### What you are asked to do:
Below are the entries to work from; restate word for word the portion that opens with the line containing "Let d(j) = 1/(j" and closes with the line containing "Answer: -788844819/1388 ≈ -5.6833e+5", keeping both.

### Data provided:
/---

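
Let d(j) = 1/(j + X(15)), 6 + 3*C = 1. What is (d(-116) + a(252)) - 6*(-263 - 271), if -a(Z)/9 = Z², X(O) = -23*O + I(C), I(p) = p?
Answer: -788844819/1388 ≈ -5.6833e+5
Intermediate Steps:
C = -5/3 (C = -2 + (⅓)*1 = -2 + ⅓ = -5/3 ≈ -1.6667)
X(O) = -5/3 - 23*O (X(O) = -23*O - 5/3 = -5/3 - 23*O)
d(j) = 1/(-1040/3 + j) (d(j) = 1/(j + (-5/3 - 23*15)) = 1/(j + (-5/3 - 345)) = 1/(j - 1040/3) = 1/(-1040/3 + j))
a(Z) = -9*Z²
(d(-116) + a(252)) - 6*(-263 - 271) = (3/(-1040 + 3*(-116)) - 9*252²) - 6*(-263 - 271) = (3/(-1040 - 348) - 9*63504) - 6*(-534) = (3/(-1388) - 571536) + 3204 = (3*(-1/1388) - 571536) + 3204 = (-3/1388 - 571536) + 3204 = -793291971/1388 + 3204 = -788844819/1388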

\---
/---

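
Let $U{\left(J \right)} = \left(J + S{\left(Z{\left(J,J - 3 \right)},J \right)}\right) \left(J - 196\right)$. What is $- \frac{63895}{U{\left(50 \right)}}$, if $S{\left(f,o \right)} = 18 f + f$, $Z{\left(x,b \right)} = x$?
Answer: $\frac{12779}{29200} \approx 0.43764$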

\---

### Problem solution:
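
Let d(j) = 1/(j + X(15)), 6 + 3*C = 1. What is (d(-116) + a(252)) - 6*(-263 - 271), if -a(Z)/9 = Z², X(O) = -23*O + I(C), I(p) = p?
Answer: -788844819/1388 ≈ -5.6833e+5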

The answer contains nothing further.